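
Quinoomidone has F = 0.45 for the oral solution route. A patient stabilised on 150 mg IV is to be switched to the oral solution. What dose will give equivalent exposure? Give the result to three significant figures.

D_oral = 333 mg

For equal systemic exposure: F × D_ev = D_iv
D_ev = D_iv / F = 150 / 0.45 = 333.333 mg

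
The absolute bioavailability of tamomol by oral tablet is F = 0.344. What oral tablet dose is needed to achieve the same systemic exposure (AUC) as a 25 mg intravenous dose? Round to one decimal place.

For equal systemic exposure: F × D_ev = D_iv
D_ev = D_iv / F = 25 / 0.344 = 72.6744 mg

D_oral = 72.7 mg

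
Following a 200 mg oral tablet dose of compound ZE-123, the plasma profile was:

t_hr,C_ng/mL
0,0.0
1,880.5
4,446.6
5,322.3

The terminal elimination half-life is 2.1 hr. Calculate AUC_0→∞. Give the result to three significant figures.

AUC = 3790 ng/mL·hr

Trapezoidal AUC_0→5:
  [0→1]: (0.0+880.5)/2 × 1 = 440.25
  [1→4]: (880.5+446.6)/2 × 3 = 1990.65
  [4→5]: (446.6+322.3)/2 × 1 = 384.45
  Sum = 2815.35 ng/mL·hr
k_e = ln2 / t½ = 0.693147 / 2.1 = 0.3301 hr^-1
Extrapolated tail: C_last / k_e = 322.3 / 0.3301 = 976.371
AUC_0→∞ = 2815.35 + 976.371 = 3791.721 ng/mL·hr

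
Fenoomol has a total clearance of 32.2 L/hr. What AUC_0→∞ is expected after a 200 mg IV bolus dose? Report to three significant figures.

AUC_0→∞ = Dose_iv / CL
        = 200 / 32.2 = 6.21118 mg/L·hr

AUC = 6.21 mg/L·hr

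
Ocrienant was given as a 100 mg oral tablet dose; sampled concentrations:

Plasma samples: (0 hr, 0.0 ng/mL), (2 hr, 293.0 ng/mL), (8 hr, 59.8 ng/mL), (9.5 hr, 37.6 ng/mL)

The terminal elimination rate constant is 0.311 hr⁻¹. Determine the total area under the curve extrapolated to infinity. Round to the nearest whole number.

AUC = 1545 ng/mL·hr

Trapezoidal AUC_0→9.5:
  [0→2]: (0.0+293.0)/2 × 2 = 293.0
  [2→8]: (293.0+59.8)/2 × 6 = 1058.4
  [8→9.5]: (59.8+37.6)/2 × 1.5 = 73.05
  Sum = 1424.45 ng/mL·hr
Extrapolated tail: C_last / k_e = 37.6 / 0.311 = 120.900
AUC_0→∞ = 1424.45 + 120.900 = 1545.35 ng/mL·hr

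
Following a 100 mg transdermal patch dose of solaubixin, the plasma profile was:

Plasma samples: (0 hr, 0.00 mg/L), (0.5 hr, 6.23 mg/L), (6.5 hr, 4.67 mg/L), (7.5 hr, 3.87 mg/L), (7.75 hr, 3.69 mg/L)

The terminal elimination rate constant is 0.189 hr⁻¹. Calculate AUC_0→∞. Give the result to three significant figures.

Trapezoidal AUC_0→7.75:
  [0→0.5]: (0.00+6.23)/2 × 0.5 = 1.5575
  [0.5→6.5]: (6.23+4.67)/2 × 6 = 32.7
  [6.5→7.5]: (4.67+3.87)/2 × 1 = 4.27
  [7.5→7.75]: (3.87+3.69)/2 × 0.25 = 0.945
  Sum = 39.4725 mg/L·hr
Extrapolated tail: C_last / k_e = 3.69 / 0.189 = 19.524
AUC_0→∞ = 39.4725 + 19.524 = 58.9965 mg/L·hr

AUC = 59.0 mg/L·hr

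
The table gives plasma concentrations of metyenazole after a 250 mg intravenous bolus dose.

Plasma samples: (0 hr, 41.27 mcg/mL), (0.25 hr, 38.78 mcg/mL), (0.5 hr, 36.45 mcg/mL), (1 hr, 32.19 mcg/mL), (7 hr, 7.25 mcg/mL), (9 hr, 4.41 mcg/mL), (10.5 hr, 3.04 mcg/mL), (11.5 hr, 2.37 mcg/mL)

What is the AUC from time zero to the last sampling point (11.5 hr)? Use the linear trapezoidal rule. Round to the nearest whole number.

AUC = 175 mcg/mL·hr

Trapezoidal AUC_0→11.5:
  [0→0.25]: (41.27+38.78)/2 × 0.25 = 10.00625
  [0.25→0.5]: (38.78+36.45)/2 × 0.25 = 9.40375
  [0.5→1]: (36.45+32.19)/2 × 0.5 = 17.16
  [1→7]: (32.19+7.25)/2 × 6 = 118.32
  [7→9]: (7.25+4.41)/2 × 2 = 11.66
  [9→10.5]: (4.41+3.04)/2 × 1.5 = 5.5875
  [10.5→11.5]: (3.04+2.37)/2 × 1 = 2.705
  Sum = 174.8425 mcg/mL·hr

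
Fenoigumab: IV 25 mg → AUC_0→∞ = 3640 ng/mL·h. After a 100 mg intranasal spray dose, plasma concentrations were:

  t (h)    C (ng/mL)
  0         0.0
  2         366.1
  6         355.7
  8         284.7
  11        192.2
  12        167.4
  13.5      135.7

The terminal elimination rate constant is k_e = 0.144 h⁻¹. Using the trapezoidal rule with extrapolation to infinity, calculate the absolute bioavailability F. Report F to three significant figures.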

...

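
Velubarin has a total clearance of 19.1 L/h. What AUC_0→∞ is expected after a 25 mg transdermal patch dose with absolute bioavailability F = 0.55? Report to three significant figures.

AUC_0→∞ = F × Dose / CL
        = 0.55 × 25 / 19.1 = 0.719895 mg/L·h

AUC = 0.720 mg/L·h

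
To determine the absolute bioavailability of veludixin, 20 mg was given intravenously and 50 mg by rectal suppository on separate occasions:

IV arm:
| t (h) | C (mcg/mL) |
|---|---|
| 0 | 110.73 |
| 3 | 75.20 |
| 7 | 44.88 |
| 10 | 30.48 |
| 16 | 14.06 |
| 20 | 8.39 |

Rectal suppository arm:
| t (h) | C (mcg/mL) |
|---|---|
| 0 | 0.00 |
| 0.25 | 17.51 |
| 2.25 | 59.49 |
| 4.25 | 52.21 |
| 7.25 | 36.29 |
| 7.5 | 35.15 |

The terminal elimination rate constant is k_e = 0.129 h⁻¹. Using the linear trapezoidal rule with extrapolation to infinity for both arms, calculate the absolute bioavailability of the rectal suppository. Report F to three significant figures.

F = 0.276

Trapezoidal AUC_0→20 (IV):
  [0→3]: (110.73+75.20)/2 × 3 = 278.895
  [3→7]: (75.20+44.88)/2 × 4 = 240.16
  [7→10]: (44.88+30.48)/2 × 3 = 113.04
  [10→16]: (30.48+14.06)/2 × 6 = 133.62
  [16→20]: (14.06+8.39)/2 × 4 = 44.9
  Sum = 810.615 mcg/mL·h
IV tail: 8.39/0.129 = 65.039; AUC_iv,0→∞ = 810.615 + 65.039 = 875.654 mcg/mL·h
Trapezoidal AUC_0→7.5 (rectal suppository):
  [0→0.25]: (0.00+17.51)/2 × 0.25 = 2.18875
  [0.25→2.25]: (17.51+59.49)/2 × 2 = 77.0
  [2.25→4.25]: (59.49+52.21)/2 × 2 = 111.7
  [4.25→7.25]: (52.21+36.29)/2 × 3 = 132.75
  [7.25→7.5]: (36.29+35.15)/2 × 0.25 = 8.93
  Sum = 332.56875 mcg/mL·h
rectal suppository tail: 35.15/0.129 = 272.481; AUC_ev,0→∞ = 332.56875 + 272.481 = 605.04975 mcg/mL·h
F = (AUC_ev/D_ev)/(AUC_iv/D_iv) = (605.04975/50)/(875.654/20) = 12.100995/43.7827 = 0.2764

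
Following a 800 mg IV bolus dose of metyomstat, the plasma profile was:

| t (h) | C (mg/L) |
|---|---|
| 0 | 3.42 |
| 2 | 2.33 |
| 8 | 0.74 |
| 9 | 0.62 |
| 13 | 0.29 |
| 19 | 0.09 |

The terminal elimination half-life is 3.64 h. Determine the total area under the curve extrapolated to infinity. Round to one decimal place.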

**Assignment:** The word "Following" may appear in lines of the entries. State how many lines hold it, as a number alone.

**Task answer:** 3